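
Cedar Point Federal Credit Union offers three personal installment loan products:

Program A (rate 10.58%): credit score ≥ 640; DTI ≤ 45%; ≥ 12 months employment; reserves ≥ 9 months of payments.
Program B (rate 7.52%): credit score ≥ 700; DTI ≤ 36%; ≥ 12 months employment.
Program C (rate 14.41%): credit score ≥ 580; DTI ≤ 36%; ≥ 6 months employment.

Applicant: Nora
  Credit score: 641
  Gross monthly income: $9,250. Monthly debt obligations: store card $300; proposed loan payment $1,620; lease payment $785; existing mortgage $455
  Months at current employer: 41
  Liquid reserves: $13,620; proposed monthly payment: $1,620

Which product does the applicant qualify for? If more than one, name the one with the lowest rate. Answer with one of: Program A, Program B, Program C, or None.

Total debts = (300 + 1,620 + 785 + 455) = 3,160; DTI = 3,160/9,250 = 34.2%.
Reserves = 13,620/1,620 = 8.4 months.
Program A: score 641 ≥ 640; DTI 34.2% ≤ 45%; employment 41 ≥ 12 mo; reserves 8.4 < 9 mo → does not qualify.
Program B: score 641 < 700; DTI 34.2% ≤ 36%; employment 41 ≥ 12 mo → does not qualify.
Program C: score 641 ≥ 580; DTI 34.2% ≤ 36%; employment 41 ≥ 6 mo → qualifies.

Program C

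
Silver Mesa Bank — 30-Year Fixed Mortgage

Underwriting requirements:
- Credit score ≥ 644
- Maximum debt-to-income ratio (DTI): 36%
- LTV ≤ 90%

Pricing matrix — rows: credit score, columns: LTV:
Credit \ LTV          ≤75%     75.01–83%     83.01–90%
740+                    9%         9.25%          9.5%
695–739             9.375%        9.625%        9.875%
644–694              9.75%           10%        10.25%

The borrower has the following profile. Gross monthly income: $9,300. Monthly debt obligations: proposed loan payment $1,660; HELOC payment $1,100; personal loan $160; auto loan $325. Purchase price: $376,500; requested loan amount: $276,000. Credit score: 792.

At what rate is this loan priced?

9%

Credit score 792 ≥ 644; Total monthly debts = (1,660 + 1,100 + 160 + 325) = 3,245. Debt-to-income = 3,245/9,300 = 34.9% — meets 36% limit
LTV: 276,000 ÷ 376,500 = 73.3%, within 90% cap
Credit 792 → row 740+; LTV 73.3% → column ≤75%. Grid cell → 9%.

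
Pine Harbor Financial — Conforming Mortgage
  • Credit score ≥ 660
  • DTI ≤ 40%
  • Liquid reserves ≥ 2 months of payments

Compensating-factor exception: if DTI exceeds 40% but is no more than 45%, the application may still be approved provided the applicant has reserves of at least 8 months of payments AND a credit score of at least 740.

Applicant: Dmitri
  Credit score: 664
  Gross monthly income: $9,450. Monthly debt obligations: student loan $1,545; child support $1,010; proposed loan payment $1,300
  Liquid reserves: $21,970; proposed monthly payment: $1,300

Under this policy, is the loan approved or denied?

Denied

Credit score 664 ≥ 660 (meets base)
Total debts = (1,545 + 1,010 + 1,300) = 3,855. DTI = 3,855/9,450 = 40.8% > 40% — standard DTI limit exceeded.
Reserves: 21,970 ÷ 1,300 = 16.9 months (meets 2-month minimum)
40.8% falls in the override range (40%–45%), so the compensating-factor test applies.
Override check — reserves: 16.9 mo (ok); score: 664 (below 740).
Compensating-factor requirement not fully met.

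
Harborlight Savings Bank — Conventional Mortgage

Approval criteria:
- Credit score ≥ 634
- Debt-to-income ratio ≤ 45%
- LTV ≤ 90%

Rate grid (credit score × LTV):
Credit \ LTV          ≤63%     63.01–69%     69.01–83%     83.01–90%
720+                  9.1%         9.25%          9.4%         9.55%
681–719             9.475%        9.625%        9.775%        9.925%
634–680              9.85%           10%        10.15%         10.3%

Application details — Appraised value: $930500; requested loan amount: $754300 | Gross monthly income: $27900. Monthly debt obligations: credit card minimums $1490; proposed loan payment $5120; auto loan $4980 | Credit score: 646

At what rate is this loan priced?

Credit score 646 ≥ 634; Total monthly debts = (1,490 + 5,120 + 4,980) = 11,590. DTI = 11,590/27,900 = 41.5% ≤ 45%
Loan-to-value = 754,300/930,500 = 81.1% — pass (90% max)
Score 646 is in the 634–680 band; LTV 81.1% is in the 69.01–83% band → 10.15%.

10.15%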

[WHAT TO WORK ON] An unaltered copy of the listing above must form the answer.

[YOUR SOLUTION]
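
Cedar Point Federal Credit Union offers three personal installment loan products:

Program A (rate 10.58%): credit score ≥ 640; DTI ≤ 45%; ≥ 12 months employment; reserves ≥ 9 months of payments.
Program B (rate 7.52%): credit score ≥ 700; DTI ≤ 36%; ≥ 12 months employment.
Program C (rate 14.41%): credit score ≥ 580; DTI ≤ 36%; ≥ 6 months employment.

Applicant: Nora
  Credit score: 641
  Gross monthly income: $9,250. Monthly debt obligations: store card $300; proposed loan payment $1,620; lease payment $785; existing mortgage $455
  Months at current employer: 41
  Liquid reserves: $13,620; proposed monthly payment: $1,620

Which product does the applicant qualify for? If more than one, name the one with the lowest rate. Answer with one of: Program A, Program B, Program C, or None.

Total debts = (300 + 1,620 + 785 + 455) = 3,160; DTI = 3,160/9,250 = 34.2%.
Reserves = 13,620/1,620 = 8.4 months.
Program A: score 641 ≥ 640; DTI 34.2% ≤ 45%; employment 41 ≥ 12 mo; reserves 8.4 < 9 mo → does not qualify.
Program B: score 641 < 700; DTI 34.2% ≤ 36%; employment 41 ≥ 12 mo → does not qualify.
Program C: score 641 ≥ 580; DTI 34.2% ≤ 36%; employment 41 ≥ 6 mo → qualifies.

Program C

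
Silver Mesa Bank — 30-Year Fixed Mortgage

Underwriting requirements:
- Credit score ≥ 644
- Maximum debt-to-income ratio (DTI): 36%
- LTV ≤ 90%

Pricing matrix — rows: credit score, columns: LTV:
Credit \ LTV          ≤75%     75.01–83%     83.01–90%
740+                    9%         9.25%          9.5%
695–739             9.375%        9.625%        9.875%
644–694              9.75%           10%        10.25%

The borrower has the following profile. Gross monthly income: $9,300. Monthly debt obligations: proposed loan payment $1,660; HELOC payment $1,100; personal loan $160; auto loan $325. Purchase price: $376,500; requested loan amount: $276,000. Credit score: 792.

At what rate is this loan priced?

9%

Credit score 792 ≥ 644; Total monthly debts = (1,660 + 1,100 + 160 + 325) = 3,245. Debt-to-income = 3,245/9,300 = 34.9% — meets 36% limit
LTV: 276,000 ÷ 376,500 = 73.3%, within 90% cap
Credit 792 → row 740+; LTV 73.3% → column ≤75%. Grid cell → 9%.

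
Pine Harbor Financial — Conforming Mortgage
  • Credit score ≥ 660
  • DTI ≤ 40%
  • Liquid reserves ≥ 2 months of payments

Compensating-factor exception: if DTI exceeds 40% but is no more than 45%, the application may still be approved provided the applicant has reserves of at least 8 months of payments AND a credit score of at least 740.

Applicant: Dmitri
  Credit score: 664
  Gross monthly income: $9,450. Monthly debt obligations: student loan $1,545; child support $1,010; proposed loan payment $1,300
  Liquid reserves: $21,970; proposed monthly payment: $1,300

Under this policy, is the loan approved or denied?

Denied

Credit score 664 ≥ 660 (meets base)
Total debts = (1,545 + 1,010 + 1,300) = 3,855. DTI = 3,855/9,450 = 40.8% > 40% — standard DTI limit exceeded.
Reserves: 21,970 ÷ 1,300 = 16.9 months (meets 2-month minimum)
40.8% falls in the override range (40%–45%), so the compensating-factor test applies.
Override check — reserves: 16.9 mo (ok); score: 664 (below 740).
Compensating-factor requirement not fully met.

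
Harborlight Savings Bank — Conventional Mortgage

Approval criteria:
- Credit score ≥ 634
- Debt-to-income ratio ≤ 45%
- LTV ≤ 90%

Rate grid (credit score × LTV):
Credit \ LTV          ≤63%     63.01–69%     69.01–83%     83.01–90%
720+                  9.1%         9.25%          9.4%         9.55%
681–719             9.475%        9.625%        9.775%        9.925%
634–680              9.85%           10%        10.15%         10.3%

Application details — Appraised value: $930500; requested loan amount: $754300 | Gross monthly income: $27900. Monthly debt obligations: credit card minimums $1490; proposed loan payment $5120; auto loan $4980 | Credit score: 646

At what rate is this loan priced?

Credit score 646 ≥ 634; Total monthly debts = (1,490 + 5,120 + 4,980) = 11,590. DTI = 11,590/27,900 = 41.5% ≤ 45%
Loan-to-value = 754,300/930,500 = 81.1% — pass (90% max)
Score 646 is in the 634–680 band; LTV 81.1% is in the 69.01–83% band → 10.15%.

10.15%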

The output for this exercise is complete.